EXERCISE DATA START

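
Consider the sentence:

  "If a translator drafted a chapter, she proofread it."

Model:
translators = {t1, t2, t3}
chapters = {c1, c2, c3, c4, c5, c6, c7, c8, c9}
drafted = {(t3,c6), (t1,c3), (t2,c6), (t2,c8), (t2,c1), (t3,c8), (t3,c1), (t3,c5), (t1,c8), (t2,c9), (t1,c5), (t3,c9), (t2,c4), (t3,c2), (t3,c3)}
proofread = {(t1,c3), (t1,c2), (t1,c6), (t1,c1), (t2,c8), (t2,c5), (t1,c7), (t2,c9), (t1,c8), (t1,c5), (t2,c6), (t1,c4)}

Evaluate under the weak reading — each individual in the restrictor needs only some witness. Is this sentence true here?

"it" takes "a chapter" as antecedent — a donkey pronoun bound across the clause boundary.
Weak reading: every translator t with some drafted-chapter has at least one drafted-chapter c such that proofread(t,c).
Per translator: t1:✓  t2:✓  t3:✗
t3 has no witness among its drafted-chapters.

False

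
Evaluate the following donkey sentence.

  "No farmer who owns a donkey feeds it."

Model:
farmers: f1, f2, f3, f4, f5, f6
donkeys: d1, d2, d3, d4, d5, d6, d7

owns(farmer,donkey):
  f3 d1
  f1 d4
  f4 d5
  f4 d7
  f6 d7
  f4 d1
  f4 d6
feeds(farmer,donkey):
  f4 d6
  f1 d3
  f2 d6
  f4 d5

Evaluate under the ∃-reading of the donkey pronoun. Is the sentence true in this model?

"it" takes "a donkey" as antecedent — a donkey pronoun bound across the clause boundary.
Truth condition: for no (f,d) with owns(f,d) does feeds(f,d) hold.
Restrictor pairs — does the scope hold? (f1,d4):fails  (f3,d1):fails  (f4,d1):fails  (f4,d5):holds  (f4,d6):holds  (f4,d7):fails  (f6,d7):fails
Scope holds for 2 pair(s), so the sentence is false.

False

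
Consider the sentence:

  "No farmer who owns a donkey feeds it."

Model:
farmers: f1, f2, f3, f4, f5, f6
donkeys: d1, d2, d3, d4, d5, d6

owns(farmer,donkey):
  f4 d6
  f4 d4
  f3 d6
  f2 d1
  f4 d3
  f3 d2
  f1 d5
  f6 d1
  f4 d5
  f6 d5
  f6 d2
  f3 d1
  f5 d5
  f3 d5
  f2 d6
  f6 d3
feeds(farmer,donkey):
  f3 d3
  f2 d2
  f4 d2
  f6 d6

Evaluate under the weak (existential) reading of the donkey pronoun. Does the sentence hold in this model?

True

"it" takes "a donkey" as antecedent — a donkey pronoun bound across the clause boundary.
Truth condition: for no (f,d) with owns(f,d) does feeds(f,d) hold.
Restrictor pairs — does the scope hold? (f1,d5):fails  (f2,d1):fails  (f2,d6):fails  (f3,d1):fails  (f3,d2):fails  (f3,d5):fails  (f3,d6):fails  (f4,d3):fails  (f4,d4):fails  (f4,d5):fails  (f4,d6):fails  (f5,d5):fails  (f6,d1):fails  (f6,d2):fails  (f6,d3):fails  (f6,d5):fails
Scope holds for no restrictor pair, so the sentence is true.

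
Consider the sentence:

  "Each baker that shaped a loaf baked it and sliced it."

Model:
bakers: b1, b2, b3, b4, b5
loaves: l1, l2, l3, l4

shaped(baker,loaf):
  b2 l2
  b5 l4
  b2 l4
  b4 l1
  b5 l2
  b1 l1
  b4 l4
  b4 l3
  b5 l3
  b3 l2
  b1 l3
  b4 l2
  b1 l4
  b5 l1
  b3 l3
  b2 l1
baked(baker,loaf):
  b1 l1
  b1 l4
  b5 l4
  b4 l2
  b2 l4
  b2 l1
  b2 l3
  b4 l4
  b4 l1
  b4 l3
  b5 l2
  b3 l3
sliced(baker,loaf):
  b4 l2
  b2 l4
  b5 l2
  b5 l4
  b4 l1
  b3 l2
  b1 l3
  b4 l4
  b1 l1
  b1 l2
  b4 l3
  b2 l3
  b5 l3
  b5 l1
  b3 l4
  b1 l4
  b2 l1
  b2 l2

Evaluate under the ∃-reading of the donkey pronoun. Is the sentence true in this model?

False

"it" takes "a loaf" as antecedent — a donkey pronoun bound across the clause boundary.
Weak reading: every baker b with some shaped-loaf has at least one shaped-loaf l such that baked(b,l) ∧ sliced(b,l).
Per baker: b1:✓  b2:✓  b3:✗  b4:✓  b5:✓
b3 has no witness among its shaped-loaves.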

EXERCISE DATA END
EXERCISE DATA START

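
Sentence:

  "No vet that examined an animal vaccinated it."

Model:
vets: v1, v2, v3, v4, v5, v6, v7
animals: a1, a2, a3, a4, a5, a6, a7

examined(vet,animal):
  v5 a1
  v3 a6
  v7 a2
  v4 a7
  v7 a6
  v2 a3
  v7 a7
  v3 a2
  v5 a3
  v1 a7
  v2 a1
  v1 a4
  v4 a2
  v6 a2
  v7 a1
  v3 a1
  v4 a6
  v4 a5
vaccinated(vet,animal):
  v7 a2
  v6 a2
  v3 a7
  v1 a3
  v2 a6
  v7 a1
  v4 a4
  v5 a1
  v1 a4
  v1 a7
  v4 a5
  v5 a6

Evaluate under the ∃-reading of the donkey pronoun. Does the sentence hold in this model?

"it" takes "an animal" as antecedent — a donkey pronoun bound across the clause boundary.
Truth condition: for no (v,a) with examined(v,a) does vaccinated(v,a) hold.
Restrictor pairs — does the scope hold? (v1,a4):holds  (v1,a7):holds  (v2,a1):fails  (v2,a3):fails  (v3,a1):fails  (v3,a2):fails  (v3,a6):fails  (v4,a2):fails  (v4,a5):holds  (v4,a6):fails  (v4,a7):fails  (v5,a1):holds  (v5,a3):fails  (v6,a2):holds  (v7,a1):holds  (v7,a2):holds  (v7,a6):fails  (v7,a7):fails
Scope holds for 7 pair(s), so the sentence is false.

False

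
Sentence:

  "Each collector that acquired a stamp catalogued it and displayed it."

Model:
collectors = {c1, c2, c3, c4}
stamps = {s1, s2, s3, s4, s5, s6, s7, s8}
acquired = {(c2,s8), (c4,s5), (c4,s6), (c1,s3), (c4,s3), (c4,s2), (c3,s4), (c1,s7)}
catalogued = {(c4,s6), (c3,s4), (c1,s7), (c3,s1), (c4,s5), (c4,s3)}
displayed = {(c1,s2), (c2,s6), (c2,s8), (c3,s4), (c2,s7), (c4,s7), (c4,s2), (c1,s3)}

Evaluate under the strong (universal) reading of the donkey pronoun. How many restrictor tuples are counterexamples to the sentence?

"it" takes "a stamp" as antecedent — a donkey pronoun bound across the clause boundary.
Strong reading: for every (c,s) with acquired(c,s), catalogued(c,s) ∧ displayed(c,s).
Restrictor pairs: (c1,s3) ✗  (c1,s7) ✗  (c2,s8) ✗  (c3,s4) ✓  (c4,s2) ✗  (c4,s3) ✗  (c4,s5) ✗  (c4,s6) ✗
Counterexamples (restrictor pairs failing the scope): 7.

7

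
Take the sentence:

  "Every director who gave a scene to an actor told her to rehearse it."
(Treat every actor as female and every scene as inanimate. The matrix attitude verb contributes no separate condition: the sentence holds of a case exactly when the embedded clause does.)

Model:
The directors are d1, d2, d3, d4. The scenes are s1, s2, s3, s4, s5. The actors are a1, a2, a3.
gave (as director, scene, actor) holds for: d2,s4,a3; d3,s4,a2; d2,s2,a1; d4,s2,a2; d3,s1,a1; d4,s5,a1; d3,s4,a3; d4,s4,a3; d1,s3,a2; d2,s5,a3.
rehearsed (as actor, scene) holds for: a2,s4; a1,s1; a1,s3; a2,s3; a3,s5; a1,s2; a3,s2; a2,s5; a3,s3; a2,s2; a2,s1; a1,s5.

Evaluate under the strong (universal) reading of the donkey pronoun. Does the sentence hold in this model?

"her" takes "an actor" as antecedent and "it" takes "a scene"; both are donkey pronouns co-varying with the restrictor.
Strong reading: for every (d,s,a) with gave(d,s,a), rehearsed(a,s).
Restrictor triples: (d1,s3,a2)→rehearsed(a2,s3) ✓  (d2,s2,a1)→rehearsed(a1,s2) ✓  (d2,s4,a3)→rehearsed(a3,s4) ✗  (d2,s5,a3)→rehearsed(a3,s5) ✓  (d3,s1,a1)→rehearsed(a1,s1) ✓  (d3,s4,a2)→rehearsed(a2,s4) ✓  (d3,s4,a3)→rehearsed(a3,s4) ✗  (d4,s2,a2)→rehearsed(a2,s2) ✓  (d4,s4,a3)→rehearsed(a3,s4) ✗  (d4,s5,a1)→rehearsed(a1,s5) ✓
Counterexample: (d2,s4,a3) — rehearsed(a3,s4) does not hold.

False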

EXERCISE DATA END
EXERCISE DATA START

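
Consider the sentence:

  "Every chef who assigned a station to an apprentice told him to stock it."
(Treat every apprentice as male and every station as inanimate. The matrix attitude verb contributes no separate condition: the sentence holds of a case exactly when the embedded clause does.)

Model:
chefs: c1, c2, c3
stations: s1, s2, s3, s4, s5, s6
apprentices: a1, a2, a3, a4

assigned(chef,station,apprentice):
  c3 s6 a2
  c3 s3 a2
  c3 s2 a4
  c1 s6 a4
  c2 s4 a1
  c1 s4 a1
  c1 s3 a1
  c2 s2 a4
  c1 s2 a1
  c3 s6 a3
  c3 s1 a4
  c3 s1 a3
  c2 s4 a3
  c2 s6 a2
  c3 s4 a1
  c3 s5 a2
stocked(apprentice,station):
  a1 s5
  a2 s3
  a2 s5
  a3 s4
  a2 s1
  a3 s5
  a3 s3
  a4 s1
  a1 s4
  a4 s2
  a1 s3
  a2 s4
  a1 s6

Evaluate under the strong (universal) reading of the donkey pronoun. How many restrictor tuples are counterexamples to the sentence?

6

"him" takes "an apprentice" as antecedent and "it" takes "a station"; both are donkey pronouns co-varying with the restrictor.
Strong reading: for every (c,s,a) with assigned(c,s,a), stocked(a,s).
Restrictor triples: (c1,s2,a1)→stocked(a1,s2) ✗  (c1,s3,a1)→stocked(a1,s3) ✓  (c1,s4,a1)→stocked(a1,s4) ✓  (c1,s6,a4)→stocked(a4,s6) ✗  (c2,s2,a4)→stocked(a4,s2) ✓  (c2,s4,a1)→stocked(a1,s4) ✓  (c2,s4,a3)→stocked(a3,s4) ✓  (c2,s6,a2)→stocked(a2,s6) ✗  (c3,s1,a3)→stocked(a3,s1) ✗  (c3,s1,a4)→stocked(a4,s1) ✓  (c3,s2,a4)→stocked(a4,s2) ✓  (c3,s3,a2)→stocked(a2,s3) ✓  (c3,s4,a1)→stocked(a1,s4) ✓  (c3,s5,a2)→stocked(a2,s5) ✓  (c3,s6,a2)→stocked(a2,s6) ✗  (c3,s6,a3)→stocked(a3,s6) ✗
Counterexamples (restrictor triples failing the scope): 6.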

EXERCISE DATA END

> EXERCISE BRIEF
Copy every line from the records that holds the string "attitude".

> RESULT OF THIS TASK
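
(Treat every actor as female and every scene as inanimate. The matrix attitude verb contributes no separate condition: the sentence holds of a case exactly when the embedded clause does.)
(Treat every apprentice as male and every station as inanimate. The matrix attitude verb contributes no separate condition: the sentence holds of a case exactly when the embedded clause does.)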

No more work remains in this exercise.